►
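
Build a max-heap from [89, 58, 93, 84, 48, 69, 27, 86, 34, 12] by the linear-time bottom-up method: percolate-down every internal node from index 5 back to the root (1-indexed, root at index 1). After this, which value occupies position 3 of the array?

sift down from index 5: already satisfies heap property
sift down from index 4:
  84 vs larger child 86 at index 8, swap → [89, 58, 93, 86, 48, 69, 27, 84, 34, 12]
sift down from index 3: already satisfies heap property
sift down from index 2:
  58 vs larger child 86 at index 4, swap → [89, 86, 93, 58, 48, 69, 27, 84, 34, 12]
  58 vs larger child 84 at index 8, swap → [89, 86, 93, 84, 48, 69, 27, 58, 34, 12]
sift down from index 1:
  89 vs larger child 93 at index 3, swap → [93, 86, 89, 84, 48, 69, 27, 58, 34, 12]
resulting array: [93, 86, 89, 84, 48, 69, 27, 58, 34, 12]

89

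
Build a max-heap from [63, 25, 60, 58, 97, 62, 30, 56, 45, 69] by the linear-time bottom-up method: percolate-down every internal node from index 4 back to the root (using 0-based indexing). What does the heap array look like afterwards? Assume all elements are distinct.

[97, 69, 62, 58, 63, 60, 30, 56, 45, 25]

sift down from index 4: already satisfies heap property
sift down from index 3: already satisfies heap property
sift down from index 2:
  60 vs larger child 62 at index 5, swap → [63, 25, 62, 58, 97, 60, 30, 56, 45, 69]
sift down from index 1:
  25 vs larger child 97 at index 4, swap → [63, 97, 62, 58, 25, 60, 30, 56, 45, 69]
  25 vs only child 69 at index 9, swap → [63, 97, 62, 58, 69, 60, 30, 56, 45, 25]
sift down from index 0:
  63 vs larger child 97 at index 1, swap → [97, 63, 62, 58, 69, 60, 30, 56, 45, 25]
  63 vs larger child 69 at index 4, swap → [97, 69, 62, 58, 63, 60, 30, 56, 45, 25]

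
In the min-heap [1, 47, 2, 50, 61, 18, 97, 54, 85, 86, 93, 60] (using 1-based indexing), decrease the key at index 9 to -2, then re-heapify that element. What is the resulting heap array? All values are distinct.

set index 9 from 85 to -2 → [1, 47, 2, 50, 61, 18, 97, 54, -2, 86, 93, 60]
-2 < parent 50 at index 4, swap → [1, 47, 2, -2, 61, 18, 97, 54, 50, 86, 93, 60]
-2 < parent 47 at index 2, swap → [1, -2, 2, 47, 61, 18, 97, 54, 50, 86, 93, 60]
-2 < parent 1 at index 1, swap → [-2, 1, 2, 47, 61, 18, 97, 54, 50, 86, 93, 60]

[-2, 1, 2, 47, 61, 18, 97, 54, 50, 86, 93, 60]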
◄
▶ **Exercise aim**
Return the listing verbatim.

▶ **Written response**
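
Build a max-heap from [89, 58, 93, 84, 48, 69, 27, 86, 34, 12] by the linear-time bottom-up method: percolate-down every internal node from index 5 back to the root (1-indexed, root at index 1). After this, which value occupies position 3 of the array?

sift down from index 5: already satisfies heap property
sift down from index 4:
  84 vs larger child 86 at index 8, swap → [89, 58, 93, 86, 48, 69, 27, 84, 34, 12]
sift down from index 3: already satisfies heap property
sift down from index 2:
  58 vs larger child 86 at index 4, swap → [89, 86, 93, 58, 48, 69, 27, 84, 34, 12]
  58 vs larger child 84 at index 8, swap → [89, 86, 93, 84, 48, 69, 27, 58, 34, 12]
sift down from index 1:
  89 vs larger child 93 at index 3, swap → [93, 86, 89, 84, 48, 69, 27, 58, 34, 12]
resulting array: [93, 86, 89, 84, 48, 69, 27, 58, 34, 12]

89

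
Build a max-heap from [63, 25, 60, 58, 97, 62, 30, 56, 45, 69] by the linear-time bottom-up method: percolate-down every internal node from index 4 back to the root (using 0-based indexing). What does the heap array look like afterwards? Assume all elements are distinct.

[97, 69, 62, 58, 63, 60, 30, 56, 45, 25]

sift down from index 4: already satisfies heap property
sift down from index 3: already satisfies heap property
sift down from index 2:
  60 vs larger child 62 at index 5, swap → [63, 25, 62, 58, 97, 60, 30, 56, 45, 69]
sift down from index 1:
  25 vs larger child 97 at index 4, swap → [63, 97, 62, 58, 25, 60, 30, 56, 45, 69]
  25 vs only child 69 at index 9, swap → [63, 97, 62, 58, 69, 60, 30, 56, 45, 25]
sift down from index 0:
  63 vs larger child 97 at index 1, swap → [97, 63, 62, 58, 69, 60, 30, 56, 45, 25]
  63 vs larger child 69 at index 4, swap → [97, 69, 62, 58, 63, 60, 30, 56, 45, 25]

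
In the min-heap [1, 47, 2, 50, 61, 18, 97, 54, 85, 86, 93, 60] (using 1-based indexing), decrease the key at index 9 to -2, then re-heapify that element. What is the resulting heap array? All values are distinct.

set index 9 from 85 to -2 → [1, 47, 2, 50, 61, 18, 97, 54, -2, 86, 93, 60]
-2 < parent 50 at index 4, swap → [1, 47, 2, -2, 61, 18, 97, 54, 50, 86, 93, 60]
-2 < parent 47 at index 2, swap → [1, -2, 2, 47, 61, 18, 97, 54, 50, 86, 93, 60]
-2 < parent 1 at index 1, swap → [-2, 1, 2, 47, 61, 18, 97, 54, 50, 86, 93, 60]

[-2, 1, 2, 47, 61, 18, 97, 54, 50, 86, 93, 60]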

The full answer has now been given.